Top of Material to process
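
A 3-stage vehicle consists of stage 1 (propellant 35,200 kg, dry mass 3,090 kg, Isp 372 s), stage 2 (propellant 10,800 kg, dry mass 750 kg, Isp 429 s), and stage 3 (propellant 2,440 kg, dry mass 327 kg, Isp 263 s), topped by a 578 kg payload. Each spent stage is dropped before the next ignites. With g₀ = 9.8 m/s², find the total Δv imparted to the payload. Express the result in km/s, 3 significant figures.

Ignition mass of stage 1 = 35,200+3,090 + 10,800+750 + 2,440+327 + 578 = 53,185 kg.
Stage 1: m₀ = 53,185 kg, m_f = 53,185 − 35,200 = 17,985 kg; Δv = 372×9.8×ln(2.957) = 3645.6×1.0842 ≈ 3953 m/s.
Stage 2: m₀ = 14,895 kg, m_f = 14,895 − 10,800 = 4,095 kg; Δv = 429×9.8×ln(3.637) = 4204.2×1.2913 ≈ 5429 m/s.
Stage 3: m₀ = 3,345 kg, m_f = 3,345 − 2,440 = 905 kg; Δv = 263×9.8×ln(3.696) = 2577.4×1.3073 ≈ 3369 m/s.
Total Δv = 3953 + 5429 + 3369 = 12751 m/s.

Δv ≈ 12.8 km/s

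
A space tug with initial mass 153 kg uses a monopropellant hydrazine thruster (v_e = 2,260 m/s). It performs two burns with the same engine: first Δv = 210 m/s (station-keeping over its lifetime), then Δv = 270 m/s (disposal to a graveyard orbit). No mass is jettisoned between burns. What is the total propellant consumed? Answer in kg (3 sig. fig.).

After the first burn: m = 153 × exp(−210/2260.0) = 153 × 0.91127 = 139.424 kg.
After the second burn: m = 139.424 × exp(−270/2260.0) = 139.424 × 0.88739 = 123.723 kg.
Total propellant = m₀ − m_final = 153 − 123.723 = 29.277 kg.

total propellant consumed ≈ 29.3 kg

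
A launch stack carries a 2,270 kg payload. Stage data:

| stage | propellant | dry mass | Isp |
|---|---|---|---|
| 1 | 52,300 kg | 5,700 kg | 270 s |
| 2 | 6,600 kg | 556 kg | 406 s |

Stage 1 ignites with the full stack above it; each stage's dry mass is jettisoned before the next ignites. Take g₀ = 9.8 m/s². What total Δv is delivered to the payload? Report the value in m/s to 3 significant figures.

Ignition mass of stage 1 = 52,300+5,700 + 6,600+556 + 2,270 = 67,426 kg.
Stage 1: m₀ = 67,426 kg, m_f = 67,426 − 52,300 = 15,126 kg; Δv = 270×9.8×ln(4.458) = 2646.0×1.4946 ≈ 3955 m/s.
Stage 2: m₀ = 9,426 kg, m_f = 9,426 − 6,600 = 2,826 kg; Δv = 406×9.8×ln(3.335) = 3978.8×1.2046 ≈ 4793 m/s.
Total Δv = 3955 + 4793 = 8748 m/s.

Δv ≈ 8750 m/s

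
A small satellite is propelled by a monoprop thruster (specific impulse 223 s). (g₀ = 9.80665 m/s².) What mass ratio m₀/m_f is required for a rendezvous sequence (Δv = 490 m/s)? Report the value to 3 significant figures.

v_e = Isp · g₀ = 223 × 9.80665 = 2186.9 m/s.
m₀/m_f = exp(Δv / v_e) = exp(490 / 2186.9) = exp(0.2241) = 1.2512.

mass ratio ≈ 1.25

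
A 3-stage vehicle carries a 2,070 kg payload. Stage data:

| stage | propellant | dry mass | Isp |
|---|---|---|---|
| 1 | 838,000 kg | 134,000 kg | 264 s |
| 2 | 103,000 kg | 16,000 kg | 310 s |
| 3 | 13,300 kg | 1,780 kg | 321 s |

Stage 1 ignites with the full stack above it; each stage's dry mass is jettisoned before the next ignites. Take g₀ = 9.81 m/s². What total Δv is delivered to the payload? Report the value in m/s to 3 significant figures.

Δv ≈ 12700 m/s

Ignition mass of stage 1 = 838,000+134,000 + 103,000+16,000 + 13,300+1,780 + 2,070 = 1,108,150 kg.
Stage 1: m₀ = 1,108,150 kg, m_f = 1,108,150 − 838,000 = 270,150 kg; Δv = 264×9.81×ln(4.102) = 2589.8×1.4115 ≈ 3655 m/s.
Stage 2: m₀ = 136,150 kg, m_f = 136,150 − 103,000 = 33,150 kg; Δv = 310×9.81×ln(4.107) = 3041.1×1.4127 ≈ 4296 m/s.
Stage 3: m₀ = 17,150 kg, m_f = 17,150 − 13,300 = 3,850 kg; Δv = 321×9.81×ln(4.455) = 3149.0×1.4939 ≈ 4704 m/s.
Total Δv = 3655 + 4296 + 4704 = 12655 m/s.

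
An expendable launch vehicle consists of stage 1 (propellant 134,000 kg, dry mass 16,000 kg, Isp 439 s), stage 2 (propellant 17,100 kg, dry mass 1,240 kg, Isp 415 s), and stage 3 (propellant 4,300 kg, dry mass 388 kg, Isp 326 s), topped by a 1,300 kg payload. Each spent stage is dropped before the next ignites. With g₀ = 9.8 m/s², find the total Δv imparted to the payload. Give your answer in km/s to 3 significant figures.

Ignition mass of stage 1 = 134,000+16,000 + 17,100+1,240 + 4,300+388 + 1,300 = 174,328 kg.
Stage 1: m₀ = 174,328 kg, m_f = 174,328 − 134,000 = 40,328 kg; Δv = 439×9.8×ln(4.323) = 4302.2×1.4639 ≈ 6298 m/s.
Stage 2: m₀ = 24,328 kg, m_f = 24,328 − 17,100 = 7,228 kg; Δv = 415×9.8×ln(3.366) = 4067.0×1.2137 ≈ 4936 m/s.
Stage 3: m₀ = 5,988 kg, m_f = 5,988 − 4,300 = 1,688 kg; Δv = 326×9.8×ln(3.547) = 3194.8×1.2662 ≈ 4045 m/s.
Total Δv = 6298 + 4936 + 4045 = 15279 m/s.

Δv ≈ 15.3 km/s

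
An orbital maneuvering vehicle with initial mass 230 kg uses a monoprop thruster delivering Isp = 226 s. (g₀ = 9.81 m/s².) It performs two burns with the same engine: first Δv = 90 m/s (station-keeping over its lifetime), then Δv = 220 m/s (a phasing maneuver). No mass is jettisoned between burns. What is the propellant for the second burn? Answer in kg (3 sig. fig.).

propellant for the second burn ≈ 20.9 kg

v_e = Isp · g₀ = 226 × 9.81 = 2217.1 m/s.
After the first burn: m = 230 × exp(−90/2217.1) = 230 × 0.96022 = 220.851 kg.
After the second burn: m = 220.851 × exp(−220/2217.1) = 220.851 × 0.90553 = 199.987 kg.
Second-burn propellant = 220.851 − 199.987 = 20.864 kg.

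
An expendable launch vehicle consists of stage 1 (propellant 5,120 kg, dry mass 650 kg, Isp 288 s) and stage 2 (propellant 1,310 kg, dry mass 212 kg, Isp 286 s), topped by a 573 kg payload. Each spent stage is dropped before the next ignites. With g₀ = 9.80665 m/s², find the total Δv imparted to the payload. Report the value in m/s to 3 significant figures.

Δv ≈ 5730 m/s

Ignition mass of stage 1 = 5,120+650 + 1,310+212 + 573 = 7,865 kg.
Stage 1: m₀ = 7,865 kg, m_f = 7,865 − 5,120 = 2,745 kg; Δv = 288×9.80665×ln(2.865) = 2824.3×1.0526 ≈ 2973 m/s.
Stage 2: m₀ = 2,095 kg, m_f = 2,095 − 1,310 = 785 kg; Δv = 286×9.80665×ln(2.669) = 2804.7×0.9816 ≈ 2753 m/s.
Total Δv = 2973 + 2753 = 5726 m/s.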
Bottom of Material to process
## Required work
This calls for an exact transcription of every entry above.

## Exercise answer
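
A 3-stage vehicle consists of stage 1 (propellant 35,200 kg, dry mass 3,090 kg, Isp 372 s), stage 2 (propellant 10,800 kg, dry mass 750 kg, Isp 429 s), and stage 3 (propellant 2,440 kg, dry mass 327 kg, Isp 263 s), topped by a 578 kg payload. Each spent stage is dropped before the next ignites. With g₀ = 9.8 m/s², find the total Δv imparted to the payload. Express the result in km/s, 3 significant figures.

Ignition mass of stage 1 = 35,200+3,090 + 10,800+750 + 2,440+327 + 578 = 53,185 kg.
Stage 1: m₀ = 53,185 kg, m_f = 53,185 − 35,200 = 17,985 kg; Δv = 372×9.8×ln(2.957) = 3645.6×1.0842 ≈ 3953 m/s.
Stage 2: m₀ = 14,895 kg, m_f = 14,895 − 10,800 = 4,095 kg; Δv = 429×9.8×ln(3.637) = 4204.2×1.2913 ≈ 5429 m/s.
Stage 3: m₀ = 3,345 kg, m_f = 3,345 − 2,440 = 905 kg; Δv = 263×9.8×ln(3.696) = 2577.4×1.3073 ≈ 3369 m/s.
Total Δv = 3953 + 5429 + 3369 = 12751 m/s.

Δv ≈ 12.8 km/s

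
A space tug with initial mass 153 kg uses a monopropellant hydrazine thruster (v_e = 2,260 m/s). It performs two burns with the same engine: first Δv = 210 m/s (station-keeping over its lifetime), then Δv = 270 m/s (disposal to a graveyard orbit). No mass is jettisoned between burns. What is the total propellant consumed? Answer in kg (3 sig. fig.).

After the first burn: m = 153 × exp(−210/2260.0) = 153 × 0.91127 = 139.424 kg.
After the second burn: m = 139.424 × exp(−270/2260.0) = 139.424 × 0.88739 = 123.723 kg.
Total propellant = m₀ − m_final = 153 − 123.723 = 29.277 kg.

total propellant consumed ≈ 29.3 kg

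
A launch stack carries a 2,270 kg payload. Stage data:

| stage | propellant | dry mass | Isp |
|---|---|---|---|
| 1 | 52,300 kg | 5,700 kg | 270 s |
| 2 | 6,600 kg | 556 kg | 406 s |

Stage 1 ignites with the full stack above it; each stage's dry mass is jettisoned before the next ignites. Take g₀ = 9.8 m/s². What total Δv is delivered to the payload? Report the value in m/s to 3 significant figures.

Ignition mass of stage 1 = 52,300+5,700 + 6,600+556 + 2,270 = 67,426 kg.
Stage 1: m₀ = 67,426 kg, m_f = 67,426 − 52,300 = 15,126 kg; Δv = 270×9.8×ln(4.458) = 2646.0×1.4946 ≈ 3955 m/s.
Stage 2: m₀ = 9,426 kg, m_f = 9,426 − 6,600 = 2,826 kg; Δv = 406×9.8×ln(3.335) = 3978.8×1.2046 ≈ 4793 m/s.
Total Δv = 3955 + 4793 = 8748 m/s.

Δv ≈ 8750 m/s

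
A small satellite is propelled by a monoprop thruster (specific impulse 223 s). (g₀ = 9.80665 m/s².) What mass ratio m₀/m_f is required for a rendezvous sequence (Δv = 490 m/s)? Report the value to 3 significant figures.

v_e = Isp · g₀ = 223 × 9.80665 = 2186.9 m/s.
m₀/m_f = exp(Δv / v_e) = exp(490 / 2186.9) = exp(0.2241) = 1.2512.

mass ratio ≈ 1.25

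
A 3-stage vehicle carries a 2,070 kg payload. Stage data:

| stage | propellant | dry mass | Isp |
|---|---|---|---|
| 1 | 838,000 kg | 134,000 kg | 264 s |
| 2 | 103,000 kg | 16,000 kg | 310 s |
| 3 | 13,300 kg | 1,780 kg | 321 s |

Stage 1 ignites with the full stack above it; each stage's dry mass is jettisoned before the next ignites. Take g₀ = 9.81 m/s². What total Δv is delivered to the payload? Report the value in m/s to 3 significant figures.

Δv ≈ 12700 m/s

Ignition mass of stage 1 = 838,000+134,000 + 103,000+16,000 + 13,300+1,780 + 2,070 = 1,108,150 kg.
Stage 1: m₀ = 1,108,150 kg, m_f = 1,108,150 − 838,000 = 270,150 kg; Δv = 264×9.81×ln(4.102) = 2589.8×1.4115 ≈ 3655 m/s.
Stage 2: m₀ = 136,150 kg, m_f = 136,150 − 103,000 = 33,150 kg; Δv = 310×9.81×ln(4.107) = 3041.1×1.4127 ≈ 4296 m/s.
Stage 3: m₀ = 17,150 kg, m_f = 17,150 − 13,300 = 3,850 kg; Δv = 321×9.81×ln(4.455) = 3149.0×1.4939 ≈ 4704 m/s.
Total Δv = 3655 + 4296 + 4704 = 12655 m/s.

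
An expendable launch vehicle consists of stage 1 (propellant 134,000 kg, dry mass 16,000 kg, Isp 439 s), stage 2 (propellant 17,100 kg, dry mass 1,240 kg, Isp 415 s), and stage 3 (propellant 4,300 kg, dry mass 388 kg, Isp 326 s), topped by a 1,300 kg payload. Each spent stage is dropped before the next ignites. With g₀ = 9.8 m/s², find the total Δv imparted to the payload. Give your answer in km/s to 3 significant figures.

Ignition mass of stage 1 = 134,000+16,000 + 17,100+1,240 + 4,300+388 + 1,300 = 174,328 kg.
Stage 1: m₀ = 174,328 kg, m_f = 174,328 − 134,000 = 40,328 kg; Δv = 439×9.8×ln(4.323) = 4302.2×1.4639 ≈ 6298 m/s.
Stage 2: m₀ = 24,328 kg, m_f = 24,328 − 17,100 = 7,228 kg; Δv = 415×9.8×ln(3.366) = 4067.0×1.2137 ≈ 4936 m/s.
Stage 3: m₀ = 5,988 kg, m_f = 5,988 − 4,300 = 1,688 kg; Δv = 326×9.8×ln(3.547) = 3194.8×1.2662 ≈ 4045 m/s.
Total Δv = 6298 + 4936 + 4045 = 15279 m/s.

Δv ≈ 15.3 km/s

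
An orbital maneuvering vehicle with initial mass 230 kg uses a monoprop thruster delivering Isp = 226 s. (g₀ = 9.81 m/s².) It performs two burns with the same engine: first Δv = 90 m/s (station-keeping over its lifetime), then Δv = 220 m/s (a phasing maneuver). No mass is jettisoned between burns. What is the propellant for the second burn? Answer in kg (3 sig. fig.).

propellant for the second burn ≈ 20.9 kg

v_e = Isp · g₀ = 226 × 9.81 = 2217.1 m/s.
After the first burn: m = 230 × exp(−90/2217.1) = 230 × 0.96022 = 220.851 kg.
After the second burn: m = 220.851 × exp(−220/2217.1) = 220.851 × 0.90553 = 199.987 kg.
Second-burn propellant = 220.851 − 199.987 = 20.864 kg.

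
An expendable launch vehicle consists of stage 1 (propellant 5,120 kg, dry mass 650 kg, Isp 288 s) and stage 2 (propellant 1,310 kg, dry mass 212 kg, Isp 286 s), topped by a 573 kg payload. Each spent stage is dropped before the next ignites. With g₀ = 9.80665 m/s², find the total Δv imparted to the payload. Report the value in m/s to 3 significant figures.

Δv ≈ 5730 m/s

Ignition mass of stage 1 = 5,120+650 + 1,310+212 + 573 = 7,865 kg.
Stage 1: m₀ = 7,865 kg, m_f = 7,865 − 5,120 = 2,745 kg; Δv = 288×9.80665×ln(2.865) = 2824.3×1.0526 ≈ 2973 m/s.
Stage 2: m₀ = 2,095 kg, m_f = 2,095 − 1,310 = 785 kg; Δv = 286×9.80665×ln(2.669) = 2804.7×0.9816 ≈ 2753 m/s.
Total Δv = 2973 + 2753 = 5726 m/s.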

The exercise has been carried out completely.